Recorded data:
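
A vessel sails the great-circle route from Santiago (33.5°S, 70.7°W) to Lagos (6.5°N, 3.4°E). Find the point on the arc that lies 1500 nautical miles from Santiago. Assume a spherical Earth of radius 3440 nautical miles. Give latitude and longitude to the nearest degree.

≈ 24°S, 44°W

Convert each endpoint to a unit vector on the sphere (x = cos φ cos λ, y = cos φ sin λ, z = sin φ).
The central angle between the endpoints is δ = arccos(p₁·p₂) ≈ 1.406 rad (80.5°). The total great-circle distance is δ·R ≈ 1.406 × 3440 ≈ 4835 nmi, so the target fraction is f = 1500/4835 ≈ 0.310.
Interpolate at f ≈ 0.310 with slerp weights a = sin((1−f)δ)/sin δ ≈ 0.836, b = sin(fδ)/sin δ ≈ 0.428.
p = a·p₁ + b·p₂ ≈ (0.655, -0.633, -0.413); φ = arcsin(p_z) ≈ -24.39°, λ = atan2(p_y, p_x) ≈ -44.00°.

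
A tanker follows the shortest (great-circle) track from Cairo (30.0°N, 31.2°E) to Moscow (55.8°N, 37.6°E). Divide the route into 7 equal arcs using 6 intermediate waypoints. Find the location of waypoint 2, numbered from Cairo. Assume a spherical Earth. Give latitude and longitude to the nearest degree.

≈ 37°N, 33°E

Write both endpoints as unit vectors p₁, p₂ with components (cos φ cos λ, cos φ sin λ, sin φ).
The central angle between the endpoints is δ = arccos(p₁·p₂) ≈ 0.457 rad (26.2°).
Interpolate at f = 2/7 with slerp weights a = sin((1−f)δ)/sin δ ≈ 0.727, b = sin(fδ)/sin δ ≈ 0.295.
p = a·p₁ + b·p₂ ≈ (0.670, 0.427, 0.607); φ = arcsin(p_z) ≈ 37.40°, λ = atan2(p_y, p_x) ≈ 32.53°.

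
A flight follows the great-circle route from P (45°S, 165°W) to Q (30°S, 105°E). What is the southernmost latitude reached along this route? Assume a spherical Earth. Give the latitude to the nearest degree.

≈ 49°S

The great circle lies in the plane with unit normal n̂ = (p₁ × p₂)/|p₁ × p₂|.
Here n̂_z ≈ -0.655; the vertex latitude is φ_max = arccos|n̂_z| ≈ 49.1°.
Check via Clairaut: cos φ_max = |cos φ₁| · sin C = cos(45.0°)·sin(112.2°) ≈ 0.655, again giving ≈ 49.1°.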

→ INSTRUCTIONS FOR THE TASK
From the first line to the last, copy the data exactly.

→ YOUR RESPONSE
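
A vessel sails the great-circle route from Santiago (33.5°S, 70.7°W) to Lagos (6.5°N, 3.4°E). Find the point on the arc that lies 1500 nautical miles from Santiago. Assume a spherical Earth of radius 3440 nautical miles. Give latitude and longitude to the nearest degree.

≈ 24°S, 44°W

Convert each endpoint to a unit vector on the sphere (x = cos φ cos λ, y = cos φ sin λ, z = sin φ).
The central angle between the endpoints is δ = arccos(p₁·p₂) ≈ 1.406 rad (80.5°). The total great-circle distance is δ·R ≈ 1.406 × 3440 ≈ 4835 nmi, so the target fraction is f = 1500/4835 ≈ 0.310.
Interpolate at f ≈ 0.310 with slerp weights a = sin((1−f)δ)/sin δ ≈ 0.836, b = sin(fδ)/sin δ ≈ 0.428.
p = a·p₁ + b·p₂ ≈ (0.655, -0.633, -0.413); φ = arcsin(p_z) ≈ -24.39°, λ = atan2(p_y, p_x) ≈ -44.00°.

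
A tanker follows the shortest (great-circle) track from Cairo (30.0°N, 31.2°E) to Moscow (55.8°N, 37.6°E). Divide the route into 7 equal arcs using 6 intermediate waypoints. Find the location of waypoint 2, numbered from Cairo. Assume a spherical Earth. Give latitude and longitude to the nearest degree.

≈ 37°N, 33°E

Write both endpoints as unit vectors p₁, p₂ with components (cos φ cos λ, cos φ sin λ, sin φ).
The central angle between the endpoints is δ = arccos(p₁·p₂) ≈ 0.457 rad (26.2°).
Interpolate at f = 2/7 with slerp weights a = sin((1−f)δ)/sin δ ≈ 0.727, b = sin(fδ)/sin δ ≈ 0.295.
p = a·p₁ + b·p₂ ≈ (0.670, 0.427, 0.607); φ = arcsin(p_z) ≈ 37.40°, λ = atan2(p_y, p_x) ≈ 32.53°.

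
A flight follows the great-circle route from P (45°S, 165°W) to Q (30°S, 105°E). What is the southernmost latitude reached along this route? Assume a spherical Earth. Give the latitude to the nearest degree.

≈ 49°S

The great circle lies in the plane with unit normal n̂ = (p₁ × p₂)/|p₁ × p₂|.
Here n̂_z ≈ -0.655; the vertex latitude is φ_max = arccos|n̂_z| ≈ 49.1°.
Check via Clairaut: cos φ_max = |cos φ₁| · sin C = cos(45.0°)·sin(112.2°) ≈ 0.655, again giving ≈ 49.1°.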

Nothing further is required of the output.